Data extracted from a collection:
Segment Open

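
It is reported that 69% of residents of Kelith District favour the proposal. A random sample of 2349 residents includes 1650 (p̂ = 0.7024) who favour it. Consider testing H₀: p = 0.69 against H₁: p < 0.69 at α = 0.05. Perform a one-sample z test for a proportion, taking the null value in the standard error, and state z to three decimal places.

z = 1.302

p̂ = 1650/2349 = 0.702427.
SE = √(p₀(1−p₀)/n) = √(0.2139/2349) = 0.009543.
z = (0.702427 − 0.69)/0.009543 = 0.012427/0.009543 = 1.302.
p-value = P(Z < 1.302) ≈ 0.9036, so at α = 0.05 we fail to reject H₀.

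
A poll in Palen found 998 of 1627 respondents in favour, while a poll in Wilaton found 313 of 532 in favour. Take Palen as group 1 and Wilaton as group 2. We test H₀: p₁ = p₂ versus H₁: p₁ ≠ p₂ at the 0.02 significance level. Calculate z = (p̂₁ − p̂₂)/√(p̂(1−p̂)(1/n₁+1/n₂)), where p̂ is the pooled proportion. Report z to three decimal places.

p̂₁ = 998/1627 ≈ 0.61340, p̂₂ = 313/532 ≈ 0.58835.
Pooled p̂ = (998+313)/(1627+532) = 1311/2159 = 0.60723.
SE = √(0.238503 × 0.00249433) = 0.02439.
z = (0.61340 − 0.58835)/0.02439 = 0.02505/0.02439 = 1.027.
p-value = 2·P(Z > 1.027) ≈ 0.3043, so at α = 0.02 we fail to reject H₀.

z = 1.027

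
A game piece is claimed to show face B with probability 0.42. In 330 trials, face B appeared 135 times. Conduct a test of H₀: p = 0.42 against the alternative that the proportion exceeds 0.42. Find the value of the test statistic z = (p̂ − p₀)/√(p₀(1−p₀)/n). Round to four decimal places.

z = -0.4015

p̂ = 135/330 ≈ 0.409091.
SE = √(p₀(1−p₀)/n) = √(0.2436/330) = 0.027170.
z = (0.409091 − 0.42)/0.027170 = -0.010909/0.027170 = -0.4015.
p-value = P(Z > -0.402) ≈ 0.6560.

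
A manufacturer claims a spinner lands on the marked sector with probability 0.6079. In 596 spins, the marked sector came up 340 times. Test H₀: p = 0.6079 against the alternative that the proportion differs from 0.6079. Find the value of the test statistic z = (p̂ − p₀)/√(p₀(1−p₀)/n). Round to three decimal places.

z = -1.872

p̂ = 340/596 = 0.570470.
Under H₀, SE = √(0.6079·0.3921/596) = √(0.000399929) = 0.019998.
z = (0.570470 − 0.6079)/0.019998 = -0.037430/0.019998 = -1.872.
p-value = 2·P(Z > 1.872) ≈ 0.0613.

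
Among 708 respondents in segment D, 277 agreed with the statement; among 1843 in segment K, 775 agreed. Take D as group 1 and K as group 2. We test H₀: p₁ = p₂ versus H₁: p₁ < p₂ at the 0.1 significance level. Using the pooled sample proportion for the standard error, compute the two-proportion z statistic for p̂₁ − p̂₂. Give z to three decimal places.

p̂₁ = 277/708 = 0.39124, p̂₂ = 775/1843 = 0.42051.
Pooled p̂ = (277+775)/(708+1843) = 1052/2551 = 0.41239.
SE = √(p̂(1−p̂)(1/n₁+1/n₂)) = √(0.41239·0.58761·0.00195502) = √(0.000473749) = 0.02177.
z = (0.39124 − 0.42051)/0.02177 = -0.02927/0.02177 = -1.345.
p-value = P(Z < -1.345) ≈ 0.0894, so at α = 0.1 we reject H₀.

z = -1.345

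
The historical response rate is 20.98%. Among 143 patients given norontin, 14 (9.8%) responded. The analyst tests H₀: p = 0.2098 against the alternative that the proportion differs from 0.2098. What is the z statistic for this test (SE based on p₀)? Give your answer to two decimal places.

z = -3.29

p̂ = 14/143 = 0.0979.
Standard error under H₀: √(0.2098×0.7902/143) = 0.0340.
z = (0.0979 − 0.2098)/0.0340 = -0.1119/0.0340 = -3.29.
p-value = 2·P(Z > 3.286) ≈ 0.0010.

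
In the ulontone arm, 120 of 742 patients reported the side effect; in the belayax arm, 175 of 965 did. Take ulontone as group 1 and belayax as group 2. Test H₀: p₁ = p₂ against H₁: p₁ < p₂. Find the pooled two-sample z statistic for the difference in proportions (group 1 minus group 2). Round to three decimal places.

p̂₁ = 120/742 ≈ 0.16173, p̂₂ = 175/965 ≈ 0.18135.
Pooled p̂ = (120+175)/(742+965) = 295/1707 = 0.17282.
SE = √(0.142952 × 0.00238398) = 0.01846.
z = (0.16173 − 0.18135)/0.01846 = -0.01962/0.01846 = -1.063.
p-value = P(Z < -1.063) ≈ 0.1439.

z = -1.063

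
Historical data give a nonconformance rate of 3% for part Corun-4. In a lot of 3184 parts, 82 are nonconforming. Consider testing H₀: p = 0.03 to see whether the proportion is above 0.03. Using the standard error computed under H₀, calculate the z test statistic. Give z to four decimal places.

p̂ = 82/3184 ≈ 0.025754.
Standard error under H₀: √(0.03×0.97/3184) = 0.003023.
z = (0.025754 − 0.03)/0.003023 = -0.004246/0.003023 = -1.4046.
p-value = P(Z > -1.405) ≈ 0.9199.

z = -1.4046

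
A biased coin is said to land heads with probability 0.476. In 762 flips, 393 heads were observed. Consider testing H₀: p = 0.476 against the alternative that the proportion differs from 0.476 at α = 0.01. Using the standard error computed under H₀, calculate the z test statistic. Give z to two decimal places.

p̂ = 393/762 ≈ 0.51575.
Under H₀, SE = √(0.476·0.524/762) = √(0.000327328) = 0.01809.
z = (0.51575 − 0.476)/0.01809 = 0.03975/0.01809 = 2.20.
p-value = 2·P(Z > 2.197) ≈ 0.0280; since p > α = 0.01, fail to reject H₀.

z = 2.20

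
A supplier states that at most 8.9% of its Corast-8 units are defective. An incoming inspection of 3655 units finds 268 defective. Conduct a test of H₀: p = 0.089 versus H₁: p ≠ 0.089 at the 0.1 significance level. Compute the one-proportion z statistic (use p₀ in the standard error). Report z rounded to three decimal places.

p̂ = 268/3655 = 0.073324.
Standard error under H₀: √(0.089×0.911/3655) = 0.004710.
z = (0.073324 − 0.089)/0.004710 = -0.015676/0.004710 = -3.328.
Two-sided p-value ≈ 2·Φ(−3.328) = 0.0009, so at α = 0.1 we reject H₀.

z = -3.328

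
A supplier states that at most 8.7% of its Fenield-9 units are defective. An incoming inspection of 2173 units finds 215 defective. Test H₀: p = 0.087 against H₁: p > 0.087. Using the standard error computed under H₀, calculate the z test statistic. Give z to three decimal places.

p̂ = 215/2173 ≈ 0.098942.
SE = √(p₀(1−p₀)/n) = √(0.079431/2173) = 0.006046.
z = (0.098942 − 0.087)/0.006046 = 0.011942/0.006046 = 1.975.
p-value = P(Z > 1.975) ≈ 0.0241.

z = 1.975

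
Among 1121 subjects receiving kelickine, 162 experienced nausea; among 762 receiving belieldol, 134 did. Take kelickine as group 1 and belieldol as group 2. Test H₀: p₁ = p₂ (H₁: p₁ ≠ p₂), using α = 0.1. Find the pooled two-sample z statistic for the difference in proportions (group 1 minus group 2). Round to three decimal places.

p̂₁ = 162/1121 ≈ 0.14451, p̂₂ = 134/762 ≈ 0.17585.
Pooled p̂ = (162+134)/(1121+762) = 296/1883 = 0.15720.
SE = √(0.132485 × 0.0022044) = 0.01709.
z = (0.14451 − 0.17585)/0.01709 = -0.03134/0.01709 = -1.834.
Two-sided p-value ≈ 2·Φ(−1.834) = 0.0667. With α = 0.1, reject H₀.

z = -1.834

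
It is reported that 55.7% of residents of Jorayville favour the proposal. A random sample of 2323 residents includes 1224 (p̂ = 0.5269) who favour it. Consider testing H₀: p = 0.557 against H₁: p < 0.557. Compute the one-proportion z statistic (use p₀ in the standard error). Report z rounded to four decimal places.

z = -2.9201

p̂ = 1224/2323 = 0.526905.
Under H₀, SE = √(0.557·0.443/2323) = √(0.000106221) = 0.010306.
z = (0.526905 − 0.557)/0.010306 = -0.030095/0.010306 = -2.9201.
p-value = P(Z < -2.920) ≈ 0.0017.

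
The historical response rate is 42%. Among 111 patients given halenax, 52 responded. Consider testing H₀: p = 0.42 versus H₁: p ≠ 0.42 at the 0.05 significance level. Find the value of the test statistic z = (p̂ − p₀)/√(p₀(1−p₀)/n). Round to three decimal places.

p̂ = 52/111 ≈ 0.46847.
Under H₀, SE = √(0.42·0.58/111) = √(0.00219459) = 0.04685.
z = (0.46847 − 0.42)/0.04685 = 0.04847/0.04685 = 1.035.
Two-sided p-value ≈ 2·Φ(−1.035) = 0.3008. With α = 0.05, fail to reject H₀.

z = 1.035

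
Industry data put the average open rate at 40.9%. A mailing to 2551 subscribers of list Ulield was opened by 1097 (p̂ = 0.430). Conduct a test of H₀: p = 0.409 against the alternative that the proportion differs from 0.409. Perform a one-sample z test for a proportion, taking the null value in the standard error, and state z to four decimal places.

p̂ = 1097/2551 = 0.430027.
Under H₀, SE = √(0.409·0.591/2551) = √(9.47546e-05) = 0.009734.
z = (0.430027 − 0.409)/0.009734 = 0.021027/0.009734 = 2.1602.

z = 2.1602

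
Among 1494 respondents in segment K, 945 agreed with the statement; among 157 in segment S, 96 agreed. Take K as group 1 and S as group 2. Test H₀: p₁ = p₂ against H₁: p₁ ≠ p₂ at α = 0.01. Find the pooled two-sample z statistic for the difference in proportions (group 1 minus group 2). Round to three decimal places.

p̂₁ = 945/1494 ≈ 0.63253, p̂₂ = 96/157 ≈ 0.61146.
Pooled p̂ = (945+96)/(1494+157) = 1041/1651 = 0.63053.
SE = √(p̂(1−p̂)(1/n₁+1/n₂)) = √(0.63053·0.36947·0.00703877) = √(0.00163977) = 0.04049.
z = (0.63253 − 0.61146)/0.04049 = 0.02107/0.04049 = 0.520.
Two-sided p-value ≈ 2·Φ(−0.520) = 0.6029. With α = 0.01, fail to reject H₀.

z = 0.520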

Segment Closed

Set down no line except those from the one with "The historical response rate is 42%." to the last line of the data, inclusive, each exactly as written.

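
The historical response rate is 42%. Among 111 patients given halenax, 52 responded. Consider testing H₀: p = 0.42 versus H₁: p ≠ 0.42 at the 0.05 significance level. Find the value of the test statistic z = (p̂ − p₀)/√(p₀(1−p₀)/n). Round to three decimal places.

p̂ = 52/111 ≈ 0.46847.
Under H₀, SE = √(0.42·0.58/111) = √(0.00219459) = 0.04685.
z = (0.46847 − 0.42)/0.04685 = 0.04847/0.04685 = 1.035.
Two-sided p-value ≈ 2·Φ(−1.035) = 0.3008. With α = 0.05, fail to reject H₀.

z = 1.035

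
Industry data put the average open rate at 40.9%. A mailing to 2551 subscribers of list Ulield was opened by 1097 (p̂ = 0.430). Conduct a test of H₀: p = 0.409 against the alternative that the proportion differs from 0.409. Perform a one-sample z test for a proportion, taking the null value in the standard error, and state z to four decimal places.

p̂ = 1097/2551 = 0.430027.
Under H₀, SE = √(0.409·0.591/2551) = √(9.47546e-05) = 0.009734.
z = (0.430027 − 0.409)/0.009734 = 0.021027/0.009734 = 2.1602.

z = 2.1602

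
Among 1494 respondents in segment K, 945 agreed with the statement; among 157 in segment S, 96 agreed. Take K as group 1 and S as group 2. Test H₀: p₁ = p₂ against H₁: p₁ ≠ p₂ at α = 0.01. Find the pooled two-sample z statistic for the difference in proportions (group 1 minus group 2). Round to three decimal places.

p̂₁ = 945/1494 ≈ 0.63253, p̂₂ = 96/157 ≈ 0.61146.
Pooled p̂ = (945+96)/(1494+157) = 1041/1651 = 0.63053.
SE = √(p̂(1−p̂)(1/n₁+1/n₂)) = √(0.63053·0.36947·0.00703877) = √(0.00163977) = 0.04049.
z = (0.63253 − 0.61146)/0.04049 = 0.02107/0.04049 = 0.520.
Two-sided p-value ≈ 2·Φ(−0.520) = 0.6029. With α = 0.01, fail to reject H₀.

z = 0.520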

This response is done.